**Directions:** Output every entry below exactly as it is written.

-------- Data for analysis --------

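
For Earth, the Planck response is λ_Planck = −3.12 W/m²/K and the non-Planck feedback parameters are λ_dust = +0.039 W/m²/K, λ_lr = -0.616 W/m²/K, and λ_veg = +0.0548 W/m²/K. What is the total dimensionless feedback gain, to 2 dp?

Convert to gains: g_dust = 0.039/3.12 = 0.0125; g_lr = -0.616/3.12 = -0.1974; g_veg = 0.0548/3.12 = 0.01756.
Total gain g = -0.16734.

-0.17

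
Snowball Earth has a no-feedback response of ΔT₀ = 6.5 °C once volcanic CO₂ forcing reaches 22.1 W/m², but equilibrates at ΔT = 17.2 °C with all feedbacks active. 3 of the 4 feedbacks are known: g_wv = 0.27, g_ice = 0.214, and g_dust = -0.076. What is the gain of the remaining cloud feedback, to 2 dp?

0.21

Amplification A = ΔT/ΔT₀ = 17.2/6.5 = 2.646.
Total gain g = 1 − 1/A = 1 − 1/2.646 = 0.6221.
Known gains sum to 0.27 + 0.214 − 0.076 = 0.408.
g_cld = 0.6221 − 0.408 = 0.21.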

--------

**Task output:**
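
For Earth, the Planck response is λ_Planck = −3.12 W/m²/K and the non-Planck feedback parameters are λ_dust = +0.039 W/m²/K, λ_lr = -0.616 W/m²/K, and λ_veg = +0.0548 W/m²/K. What is the total dimensionless feedback gain, to 2 dp?

Convert to gains: g_dust = 0.039/3.12 = 0.0125; g_lr = -0.616/3.12 = -0.1974; g_veg = 0.0548/3.12 = 0.01756.
Total gain g = -0.16734.

-0.17

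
Snowball Earth has a no-feedback response of ΔT₀ = 6.5 °C once volcanic CO₂ forcing reaches 22.1 W/m², but equilibrates at ΔT = 17.2 °C with all feedbacks active. 3 of the 4 feedbacks are known: g_wv = 0.27, g_ice = 0.214, and g_dust = -0.076. What is the gain of the remaining cloud feedback, to 2 dp?

0.21

Amplification A = ΔT/ΔT₀ = 17.2/6.5 = 2.646.
Total gain g = 1 − 1/A = 1 − 1/2.646 = 0.6221.
Known gains sum to 0.27 + 0.214 − 0.076 = 0.408.
g_cld = 0.6221 − 0.408 = 0.21.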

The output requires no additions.